To do> Transcribe each record exactly as it appears.

Available data>

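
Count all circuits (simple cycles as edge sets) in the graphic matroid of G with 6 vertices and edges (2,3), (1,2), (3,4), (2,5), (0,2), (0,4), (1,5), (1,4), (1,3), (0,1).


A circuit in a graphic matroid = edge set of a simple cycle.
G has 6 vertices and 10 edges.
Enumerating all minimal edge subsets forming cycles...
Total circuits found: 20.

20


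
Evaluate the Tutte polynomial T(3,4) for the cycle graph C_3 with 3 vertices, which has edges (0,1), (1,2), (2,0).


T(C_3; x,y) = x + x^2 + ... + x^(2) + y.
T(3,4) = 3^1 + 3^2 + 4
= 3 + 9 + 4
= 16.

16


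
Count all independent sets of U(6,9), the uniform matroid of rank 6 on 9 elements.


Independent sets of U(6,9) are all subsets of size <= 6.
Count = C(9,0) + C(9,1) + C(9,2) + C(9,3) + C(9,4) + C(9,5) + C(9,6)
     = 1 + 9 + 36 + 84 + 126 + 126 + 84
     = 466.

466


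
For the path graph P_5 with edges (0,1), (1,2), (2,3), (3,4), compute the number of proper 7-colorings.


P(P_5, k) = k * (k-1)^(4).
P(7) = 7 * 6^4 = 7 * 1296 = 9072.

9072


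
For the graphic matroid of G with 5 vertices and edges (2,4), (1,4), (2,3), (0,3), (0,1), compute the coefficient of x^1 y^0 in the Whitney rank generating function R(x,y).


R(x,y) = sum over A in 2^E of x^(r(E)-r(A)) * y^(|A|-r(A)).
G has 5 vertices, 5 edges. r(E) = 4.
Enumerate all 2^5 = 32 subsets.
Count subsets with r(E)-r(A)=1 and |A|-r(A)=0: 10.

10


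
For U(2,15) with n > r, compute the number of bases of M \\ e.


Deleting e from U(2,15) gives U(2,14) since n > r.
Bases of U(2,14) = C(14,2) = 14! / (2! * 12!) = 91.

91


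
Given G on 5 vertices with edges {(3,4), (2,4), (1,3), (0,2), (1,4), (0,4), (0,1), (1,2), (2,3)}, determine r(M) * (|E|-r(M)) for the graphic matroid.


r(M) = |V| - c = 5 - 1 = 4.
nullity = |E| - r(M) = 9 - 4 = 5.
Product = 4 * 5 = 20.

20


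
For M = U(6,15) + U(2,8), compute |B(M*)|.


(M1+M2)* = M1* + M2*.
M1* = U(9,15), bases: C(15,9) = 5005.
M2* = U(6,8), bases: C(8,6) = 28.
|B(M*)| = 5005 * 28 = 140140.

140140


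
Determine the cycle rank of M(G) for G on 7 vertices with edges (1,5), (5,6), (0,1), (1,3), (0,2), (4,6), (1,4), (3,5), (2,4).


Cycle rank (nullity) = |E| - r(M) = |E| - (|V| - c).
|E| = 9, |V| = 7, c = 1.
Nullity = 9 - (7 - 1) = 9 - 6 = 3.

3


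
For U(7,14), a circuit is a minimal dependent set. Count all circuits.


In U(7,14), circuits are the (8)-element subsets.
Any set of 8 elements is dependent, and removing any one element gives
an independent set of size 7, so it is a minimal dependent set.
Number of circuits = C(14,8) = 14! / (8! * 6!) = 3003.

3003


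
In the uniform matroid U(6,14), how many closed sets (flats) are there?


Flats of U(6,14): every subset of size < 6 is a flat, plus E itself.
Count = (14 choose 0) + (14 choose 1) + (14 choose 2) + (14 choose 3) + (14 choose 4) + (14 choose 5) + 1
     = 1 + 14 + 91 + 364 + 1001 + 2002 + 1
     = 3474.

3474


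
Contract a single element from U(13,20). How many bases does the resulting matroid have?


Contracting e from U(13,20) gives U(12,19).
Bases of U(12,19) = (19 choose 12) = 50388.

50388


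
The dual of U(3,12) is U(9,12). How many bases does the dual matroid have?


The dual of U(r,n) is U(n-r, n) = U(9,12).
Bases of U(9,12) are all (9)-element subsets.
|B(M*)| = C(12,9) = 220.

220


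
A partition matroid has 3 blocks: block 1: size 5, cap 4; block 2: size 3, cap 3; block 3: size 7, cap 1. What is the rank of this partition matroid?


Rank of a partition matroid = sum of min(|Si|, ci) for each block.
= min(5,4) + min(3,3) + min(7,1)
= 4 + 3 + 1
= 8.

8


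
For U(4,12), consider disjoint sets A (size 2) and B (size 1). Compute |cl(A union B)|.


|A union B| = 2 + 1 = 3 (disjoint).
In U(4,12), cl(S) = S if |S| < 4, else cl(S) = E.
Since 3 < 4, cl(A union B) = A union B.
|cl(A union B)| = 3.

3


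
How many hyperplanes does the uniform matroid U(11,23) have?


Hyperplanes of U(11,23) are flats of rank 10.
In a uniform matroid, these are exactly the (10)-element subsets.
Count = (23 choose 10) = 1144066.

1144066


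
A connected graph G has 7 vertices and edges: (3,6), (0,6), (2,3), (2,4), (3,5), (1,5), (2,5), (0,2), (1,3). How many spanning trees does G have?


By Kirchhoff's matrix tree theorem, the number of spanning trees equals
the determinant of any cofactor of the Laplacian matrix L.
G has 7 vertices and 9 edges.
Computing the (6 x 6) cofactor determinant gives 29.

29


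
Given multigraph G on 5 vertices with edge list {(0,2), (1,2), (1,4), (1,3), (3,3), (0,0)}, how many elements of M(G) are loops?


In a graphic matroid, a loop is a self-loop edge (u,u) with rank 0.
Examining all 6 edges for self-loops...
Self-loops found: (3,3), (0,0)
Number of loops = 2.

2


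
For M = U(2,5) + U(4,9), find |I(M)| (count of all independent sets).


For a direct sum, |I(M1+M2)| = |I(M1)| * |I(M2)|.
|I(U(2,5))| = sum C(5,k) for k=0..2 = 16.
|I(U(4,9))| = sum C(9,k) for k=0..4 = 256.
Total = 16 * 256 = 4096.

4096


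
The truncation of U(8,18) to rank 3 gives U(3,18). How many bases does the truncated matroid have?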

Answer box>
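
Count all circuits (simple cycles as edge sets) in the graphic matroid of G with 6 vertices and edges (2,3), (1,2), (3,4), (2,5), (0,2), (0,4), (1,5), (1,4), (1,3), (0,1).


A circuit in a graphic matroid = edge set of a simple cycle.
G has 6 vertices and 10 edges.
Enumerating all minimal edge subsets forming cycles...
Total circuits found: 20.

20


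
Evaluate the Tutte polynomial T(3,4) for the cycle graph C_3 with 3 vertices, which has edges (0,1), (1,2), (2,0).


T(C_3; x,y) = x + x^2 + ... + x^(2) + y.
T(3,4) = 3^1 + 3^2 + 4
= 3 + 9 + 4
= 16.

16


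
Count all independent sets of U(6,9), the uniform matroid of rank 6 on 9 elements.


Independent sets of U(6,9) are all subsets of size <= 6.
Count = C(9,0) + C(9,1) + C(9,2) + C(9,3) + C(9,4) + C(9,5) + C(9,6)
     = 1 + 9 + 36 + 84 + 126 + 126 + 84
     = 466.

466


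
For the path graph P_5 with edges (0,1), (1,2), (2,3), (3,4), compute the number of proper 7-colorings.


P(P_5, k) = k * (k-1)^(4).
P(7) = 7 * 6^4 = 7 * 1296 = 9072.

9072


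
For the graphic matroid of G with 5 vertices and edges (2,4), (1,4), (2,3), (0,3), (0,1), compute the coefficient of x^1 y^0 in the Whitney rank generating function R(x,y).


R(x,y) = sum over A in 2^E of x^(r(E)-r(A)) * y^(|A|-r(A)).
G has 5 vertices, 5 edges. r(E) = 4.
Enumerate all 2^5 = 32 subsets.
Count subsets with r(E)-r(A)=1 and |A|-r(A)=0: 10.

10


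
For U(2,15) with n > r, compute the number of bases of M \\ e.


Deleting e from U(2,15) gives U(2,14) since n > r.
Bases of U(2,14) = C(14,2) = 14! / (2! * 12!) = 91.

91


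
Given G on 5 vertices with edges {(3,4), (2,4), (1,3), (0,2), (1,4), (0,4), (0,1), (1,2), (2,3)}, determine r(M) * (|E|-r(M)) for the graphic matroid.


r(M) = |V| - c = 5 - 1 = 4.
nullity = |E| - r(M) = 9 - 4 = 5.
Product = 4 * 5 = 20.

20


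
For M = U(6,15) + U(2,8), compute |B(M*)|.


(M1+M2)* = M1* + M2*.
M1* = U(9,15), bases: C(15,9) = 5005.
M2* = U(6,8), bases: C(8,6) = 28.
|B(M*)| = 5005 * 28 = 140140.

140140


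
Determine the cycle rank of M(G) for G on 7 vertices with edges (1,5), (5,6), (0,1), (1,3), (0,2), (4,6), (1,4), (3,5), (2,4).


Cycle rank (nullity) = |E| - r(M) = |E| - (|V| - c).
|E| = 9, |V| = 7, c = 1.
Nullity = 9 - (7 - 1) = 9 - 6 = 3.

3


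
For U(7,14), a circuit is a minimal dependent set. Count all circuits.


In U(7,14), circuits are the (8)-element subsets.
Any set of 8 elements is dependent, and removing any one element gives
an independent set of size 7, so it is a minimal dependent set.
Number of circuits = C(14,8) = 14! / (8! * 6!) = 3003.

3003


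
In the uniform matroid U(6,14), how many closed sets (flats) are there?


Flats of U(6,14): every subset of size < 6 is a flat, plus E itself.
Count = (14 choose 0) + (14 choose 1) + (14 choose 2) + (14 choose 3) + (14 choose 4) + (14 choose 5) + 1
     = 1 + 14 + 91 + 364 + 1001 + 2002 + 1
     = 3474.

3474


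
Contract a single element from U(13,20). How many bases does the resulting matroid have?


Contracting e from U(13,20) gives U(12,19).
Bases of U(12,19) = (19 choose 12) = 50388.

50388


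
The dual of U(3,12) is U(9,12). How many bases does the dual matroid have?


The dual of U(r,n) is U(n-r, n) = U(9,12).
Bases of U(9,12) are all (9)-element subsets.
|B(M*)| = C(12,9) = 220.

220


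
A partition matroid has 3 blocks: block 1: size 5, cap 4; block 2: size 3, cap 3; block 3: size 7, cap 1. What is the rank of this partition matroid?


Rank of a partition matroid = sum of min(|Si|, ci) for each block.
= min(5,4) + min(3,3) + min(7,1)
= 4 + 3 + 1
= 8.

8


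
For U(4,12), consider disjoint sets A (size 2) and B (size 1). Compute |cl(A union B)|.


|A union B| = 2 + 1 = 3 (disjoint).
In U(4,12), cl(S) = S if |S| < 4, else cl(S) = E.
Since 3 < 4, cl(A union B) = A union B.
|cl(A union B)| = 3.

3


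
How many hyperplanes does the uniform matroid U(11,23) have?


Hyperplanes of U(11,23) are flats of rank 10.
In a uniform matroid, these are exactly the (10)-element subsets.
Count = (23 choose 10) = 1144066.

1144066


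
A connected graph G has 7 vertices and edges: (3,6), (0,6), (2,3), (2,4), (3,5), (1,5), (2,5), (0,2), (1,3). How many spanning trees does G have?


By Kirchhoff's matrix tree theorem, the number of spanning trees equals
the determinant of any cofactor of the Laplacian matrix L.
G has 7 vertices and 9 edges.
Computing the (6 x 6) cofactor determinant gives 29.

29


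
Given multigraph G on 5 vertices with edge list {(0,2), (1,2), (1,4), (1,3), (3,3), (0,0)}, how many elements of M(G) are loops?


In a graphic matroid, a loop is a self-loop edge (u,u) with rank 0.
Examining all 6 edges for self-loops...
Self-loops found: (3,3), (0,0)
Number of loops = 2.

2


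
For M = U(2,5) + U(4,9), find |I(M)| (count of all independent sets).


For a direct sum, |I(M1+M2)| = |I(M1)| * |I(M2)|.
|I(U(2,5))| = sum C(5,k) for k=0..2 = 16.
|I(U(4,9))| = sum C(9,k) for k=0..4 = 256.
Total = 16 * 256 = 4096.

4096


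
The truncation of U(8,18) to rank 3 gives U(3,18). How many bases does the truncated matroid have?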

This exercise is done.